** What to produce **
Print the records below exactly; all of them are needed.

Collected data entries:

- - - - - - -

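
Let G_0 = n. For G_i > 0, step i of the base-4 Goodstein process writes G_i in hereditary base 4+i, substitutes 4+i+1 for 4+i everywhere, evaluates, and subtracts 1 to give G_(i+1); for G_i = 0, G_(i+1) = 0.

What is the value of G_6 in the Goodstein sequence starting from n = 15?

25

G_0=15  [base 4] 3·4 + 3  →[4↦5]→  3·5 + 3 = 18  −1 ⇒ G_1=17
G_1=17  [base 5] 3·5 + 2  →[5↦6]→  3·6 + 2 = 20  −1 ⇒ G_2=19
G_2=19  [base 6] 3·6 + 1  →[6↦7]→  3·7 + 1 = 22  −1 ⇒ G_3=21
G_3=21  [base 7] 3·7  →[7↦8]→  3·8 = 24  −1 ⇒ G_4=23
G_4=23  [base 8] 2·8 + 7  →[8↦9]→  2·9 + 7 = 25  −1 ⇒ G_5=24
G_5=24  [base 9] 2·9 + 6  →[9↦10]→  2·10 + 6 = 26  −1 ⇒ G_6=25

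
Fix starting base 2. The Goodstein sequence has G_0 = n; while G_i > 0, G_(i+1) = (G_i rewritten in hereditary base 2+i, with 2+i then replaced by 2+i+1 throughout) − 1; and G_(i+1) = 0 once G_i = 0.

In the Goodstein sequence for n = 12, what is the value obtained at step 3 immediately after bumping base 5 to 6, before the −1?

12 —HB2→ 2^(2 + 1) + 2^2 —bump→ 3^(3 + 1) + 3^3 = 108 —(−1)→ 107
107 —HB3→ 3^(3 + 1) + 2·3^2 + 2·3 + 2 —bump→ 4^(4 + 1) + 2·4^2 + 2·4 + 2 = 1066 —(−1)→ 1065
1065 —HB4→ 4^(4 + 1) + 2·4^2 + 2·4 + 1 —bump→ 5^(5 + 1) + 2·5^2 + 2·5 + 1 = 15686 —(−1)→ 15685

280020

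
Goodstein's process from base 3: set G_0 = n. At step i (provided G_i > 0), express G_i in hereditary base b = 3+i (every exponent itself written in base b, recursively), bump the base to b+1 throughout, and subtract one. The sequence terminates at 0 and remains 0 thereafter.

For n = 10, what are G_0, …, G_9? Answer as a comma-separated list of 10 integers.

10, 16, 24, 27, 30, 33, 36, 39, 41, 43

10 —HB3→ 3^2 + 1 —bump→ 4^2 + 1 = 17 —(−1)→ 16
16 —HB4→ 4^2 —bump→ 5^2 = 25 —(−1)→ 24
24 —HB5→ 4·5 + 4 —bump→ 4·6 + 4 = 28 —(−1)→ 27
27 —HB6→ 4·6 + 3 —bump→ 4·7 + 3 = 31 —(−1)→ 30
30 —HB7→ 4·7 + 2 —bump→ 4·8 + 2 = 34 —(−1)→ 33
33 —HB8→ 4·8 + 1 —bump→ 4·9 + 1 = 37 —(−1)→ 36
36 —HB9→ 4·9 —bump→ 4·10 = 40 —(−1)→ 39
39 —HB10→ 3·10 + 9 —bump→ 3·11 + 9 = 42 —(−1)→ 41
41 —HB11→ 3·11 + 8 —bump→ 3·12 + 8 = 44 —(−1)→ 43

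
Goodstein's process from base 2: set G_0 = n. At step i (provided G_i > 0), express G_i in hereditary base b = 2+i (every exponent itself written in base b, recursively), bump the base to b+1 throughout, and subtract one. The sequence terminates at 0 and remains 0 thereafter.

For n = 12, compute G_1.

[0] 12 ≡ 2^(2 + 1) + 2^2 (base 2). Lift 3: 108. −1: 107.
[1] 107 ≡ 3^(3 + 1) + 2·3^2 + 2·3 + 2 (base 3). Lift 4: 1066. −1: 1065.

107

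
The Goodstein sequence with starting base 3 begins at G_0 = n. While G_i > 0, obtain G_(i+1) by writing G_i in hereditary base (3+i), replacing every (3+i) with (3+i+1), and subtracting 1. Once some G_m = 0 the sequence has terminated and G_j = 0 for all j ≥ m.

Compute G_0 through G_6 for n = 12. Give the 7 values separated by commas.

12, 19, 27, 37, 49, 63, 69

i=0: 12 = 3^2 + 3 (b=3); 3→4: 4^2 + 4 = 20; 20−1 = 19
i=1: 19 = 4^2 + 3 (b=4); 4→5: 5^2 + 3 = 28; 28−1 = 27
i=2: 27 = 5^2 + 2 (b=5); 5→6: 6^2 + 2 = 38; 38−1 = 37
i=3: 37 = 6^2 + 1 (b=6); 6→7: 7^2 + 1 = 50; 50−1 = 49
i=4: 49 = 7^2 (b=7); 7→8: 8^2 = 64; 64−1 = 63
i=5: 63 = 7·8 + 7 (b=8); 8→9: 7·9 + 7 = 70; 70−1 = 69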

- - - - - - -

** Answer to this problem **
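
Let G_0 = n. For G_i > 0, step i of the base-4 Goodstein process writes G_i in hereditary base 4+i, substitutes 4+i+1 for 4+i everywhere, evaluates, and subtracts 1 to give G_(i+1); for G_i = 0, G_(i+1) = 0.

What is the value of G_6 in the Goodstein sequence starting from n = 15?

25

G_0=15  [base 4] 3·4 + 3  →[4↦5]→  3·5 + 3 = 18  −1 ⇒ G_1=17
G_1=17  [base 5] 3·5 + 2  →[5↦6]→  3·6 + 2 = 20  −1 ⇒ G_2=19
G_2=19  [base 6] 3·6 + 1  →[6↦7]→  3·7 + 1 = 22  −1 ⇒ G_3=21
G_3=21  [base 7] 3·7  →[7↦8]→  3·8 = 24  −1 ⇒ G_4=23
G_4=23  [base 8] 2·8 + 7  →[8↦9]→  2·9 + 7 = 25  −1 ⇒ G_5=24
G_5=24  [base 9] 2·9 + 6  →[9↦10]→  2·10 + 6 = 26  −1 ⇒ G_6=25

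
Fix starting base 2. The Goodstein sequence has G_0 = n; while G_i > 0, G_(i+1) = (G_i rewritten in hereditary base 2+i, with 2+i then replaced by 2+i+1 throughout) − 1; and G_(i+1) = 0 once G_i = 0.

In the Goodstein sequence for n = 12, what is the value obtained at step 3 immediately after bumping base 5 to 6, before the −1?

12 —HB2→ 2^(2 + 1) + 2^2 —bump→ 3^(3 + 1) + 3^3 = 108 —(−1)→ 107
107 —HB3→ 3^(3 + 1) + 2·3^2 + 2·3 + 2 —bump→ 4^(4 + 1) + 2·4^2 + 2·4 + 2 = 1066 —(−1)→ 1065
1065 —HB4→ 4^(4 + 1) + 2·4^2 + 2·4 + 1 —bump→ 5^(5 + 1) + 2·5^2 + 2·5 + 1 = 15686 —(−1)→ 15685

280020

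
Goodstein's process from base 3: set G_0 = n. At step i (provided G_i > 0), express G_i in hereditary base b = 3+i (every exponent itself written in base b, recursively), bump the base to b+1 throughout, and subtract one. The sequence terminates at 0 and remains 0 thereafter.

For n = 10, what are G_0, …, G_9? Answer as a comma-separated list of 10 integers.

10, 16, 24, 27, 30, 33, 36, 39, 41, 43

10 —HB3→ 3^2 + 1 —bump→ 4^2 + 1 = 17 —(−1)→ 16
16 —HB4→ 4^2 —bump→ 5^2 = 25 —(−1)→ 24
24 —HB5→ 4·5 + 4 —bump→ 4·6 + 4 = 28 —(−1)→ 27
27 —HB6→ 4·6 + 3 —bump→ 4·7 + 3 = 31 —(−1)→ 30
30 —HB7→ 4·7 + 2 —bump→ 4·8 + 2 = 34 —(−1)→ 33
33 —HB8→ 4·8 + 1 —bump→ 4·9 + 1 = 37 —(−1)→ 36
36 —HB9→ 4·9 —bump→ 4·10 = 40 —(−1)→ 39
39 —HB10→ 3·10 + 9 —bump→ 3·11 + 9 = 42 —(−1)→ 41
41 —HB11→ 3·11 + 8 —bump→ 3·12 + 8 = 44 —(−1)→ 43

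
Goodstein's process from base 2: set G_0 = n. At step i (provided G_i > 0), express G_i in hereditary base b = 2+i (every exponent itself written in base b, recursively), bump the base to b+1 throughout, and subtract one. The sequence terminates at 0 and remains 0 thereafter.

For n = 12, compute G_1.

[0] 12 ≡ 2^(2 + 1) + 2^2 (base 2). Lift 3: 108. −1: 107.
[1] 107 ≡ 3^(3 + 1) + 2·3^2 + 2·3 + 2 (base 3). Lift 4: 1066. −1: 1065.

107

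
The Goodstein sequence with starting base 3 begins at G_0 = n. While G_i > 0, obtain G_(i+1) by writing G_i in hereditary base (3+i), replacing every (3+i) with (3+i+1), and subtracting 1. Once some G_m = 0 the sequence has terminated and G_j = 0 for all j ≥ m.

Compute G_0 through G_6 for n = 12. Give the 7 values separated by commas.

12, 19, 27, 37, 49, 63, 69

i=0: 12 = 3^2 + 3 (b=3); 3→4: 4^2 + 4 = 20; 20−1 = 19
i=1: 19 = 4^2 + 3 (b=4); 4→5: 5^2 + 3 = 28; 28−1 = 27
i=2: 27 = 5^2 + 2 (b=5); 5→6: 6^2 + 2 = 38; 38−1 = 37
i=3: 37 = 6^2 + 1 (b=6); 6→7: 7^2 + 1 = 50; 50−1 = 49
i=4: 49 = 7^2 (b=7); 7→8: 8^2 = 64; 64−1 = 63
i=5: 63 = 7·8 + 7 (b=8); 8→9: 7·9 + 7 = 70; 70−1 = 69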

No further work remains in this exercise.